* THE PROBLEM *
Among the entries below, take the line with "- Oyelaran —" and the line with "- Fontaine —", and output them and every line between them exactly, with nothing else.

(DATA TO PROCESS Opens)

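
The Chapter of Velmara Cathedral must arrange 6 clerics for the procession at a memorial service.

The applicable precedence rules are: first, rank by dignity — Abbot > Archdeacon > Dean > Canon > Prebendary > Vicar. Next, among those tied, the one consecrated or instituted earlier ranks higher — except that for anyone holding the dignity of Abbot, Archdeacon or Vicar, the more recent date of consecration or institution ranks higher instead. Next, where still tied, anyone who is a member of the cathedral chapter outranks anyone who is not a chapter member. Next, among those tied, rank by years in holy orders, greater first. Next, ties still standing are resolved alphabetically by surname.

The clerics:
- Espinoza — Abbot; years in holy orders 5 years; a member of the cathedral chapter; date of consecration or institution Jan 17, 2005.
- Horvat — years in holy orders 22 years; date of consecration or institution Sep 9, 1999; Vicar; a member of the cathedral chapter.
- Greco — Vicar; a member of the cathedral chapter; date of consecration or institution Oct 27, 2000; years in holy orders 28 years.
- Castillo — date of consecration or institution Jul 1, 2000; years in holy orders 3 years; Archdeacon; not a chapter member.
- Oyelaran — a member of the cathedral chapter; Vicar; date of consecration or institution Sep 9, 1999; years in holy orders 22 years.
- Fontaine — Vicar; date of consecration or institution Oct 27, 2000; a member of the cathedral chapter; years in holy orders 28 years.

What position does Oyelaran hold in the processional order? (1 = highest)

6

By dignity: Espinoza (Abbot); then Castillo (Archdeacon); then Fontaine, Greco, Horvat and Oyelaran (Vicar).
Among Fontaine, Greco, Horvat and Oyelaran, by date of consecration or institution (later first) (reversed rule for this group): Fontaine and Greco (Oct 27, 2000) before Horvat and Oyelaran (Sep 9, 1999).
Fontaine and Greco are each a member of the cathedral chapter, so the next rule applies.
Fontaine and Greco both have years in holy orders 28 years, so the next rule applies.
Among Fontaine and Greco, alphabetically by surname: Fontaine before Greco.
Horvat and Oyelaran are each a member of the cathedral chapter, so the next rule applies.
Horvat and Oyelaran both have years in holy orders 22 years, so the next rule applies.
Among Horvat and Oyelaran, alphabetically by surname: Horvat before Oyelaran.
Order: Espinoza, Castillo, Fontaine, Greco, Horvat, Oyelaran. So position 6.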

(DATA TO PROCESS Closes)

* OUTPUT FOR THIS TASK *
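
- Oyelaran — a member of the cathedral chapter; Vicar; date of consecration or institution Sep 9, 1999; years in holy orders 22 years.
- Fontaine — Vicar; date of consecration or institution Oct 27, 2000; a member of the cathedral chapter; years in holy orders 28 years.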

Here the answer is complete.